WHAT IS NEEDED
Copy all of the data below exactly as it is given.

INPUT DATA
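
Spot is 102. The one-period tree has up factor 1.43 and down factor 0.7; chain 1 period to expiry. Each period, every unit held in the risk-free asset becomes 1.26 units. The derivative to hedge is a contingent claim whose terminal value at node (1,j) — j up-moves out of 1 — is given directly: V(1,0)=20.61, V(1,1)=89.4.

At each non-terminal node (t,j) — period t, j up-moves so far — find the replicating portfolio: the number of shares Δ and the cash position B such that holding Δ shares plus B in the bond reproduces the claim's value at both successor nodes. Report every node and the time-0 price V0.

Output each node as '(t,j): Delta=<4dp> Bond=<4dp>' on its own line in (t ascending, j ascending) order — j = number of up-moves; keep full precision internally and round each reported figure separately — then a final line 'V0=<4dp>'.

(0,0): Delta=0.9239 Bond=-35.9945
V0=58.2384

Risk-neutral probability p* = (R−d)/(u−d) = (1.26−0.7)/(1.43−0.7) = 0.7671.
At expiry t=1: V(1,0)=20.6100, V(1,1)=89.4000
  t=0,j=0: stock 102.0000 → up 145.8600 (V=89.4000), down 71.4000 (V=20.6100). Price 58.2384; hedge Δ=0.9239, bond B=-35.9945.
Check: Δ(0,0)·S0 + B(0,0) = 58.2384 = V0.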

COMPLETED EXERCISE
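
Spot is 102. The one-period tree has up factor 1.43 and down factor 0.7; chain 1 period to expiry. Each period, every unit held in the risk-free asset becomes 1.26 units. The derivative to hedge is a contingent claim whose terminal value at node (1,j) — j up-moves out of 1 — is given directly: V(1,0)=20.61, V(1,1)=89.4.

At each non-terminal node (t,j) — period t, j up-moves so far — find the replicating portfolio: the number of shares Δ and the cash position B such that holding Δ shares plus B in the bond reproduces the claim's value at both successor nodes. Report every node and the time-0 price V0.

Output each node as '(t,j): Delta=<4dp> Bond=<4dp>' on its own line in (t ascending, j ascending) order — j = number of up-moves; keep full precision internally and round each reported figure separately — then a final line 'V0=<4dp>'.

(0,0): Delta=0.9239 Bond=-35.9945
V0=58.2384

Risk-neutral probability p* = (R−d)/(u−d) = (1.26−0.7)/(1.43−0.7) = 0.7671.
At expiry t=1: V(1,0)=20.6100, V(1,1)=89.4000
  t=0,j=0: stock 102.0000 → up 145.8600 (V=89.4000), down 71.4000 (V=20.6100). Price 58.2384; hedge Δ=0.9239, bond B=-35.9945.
Check: Δ(0,0)·S0 + B(0,0) = 58.2384 = V0.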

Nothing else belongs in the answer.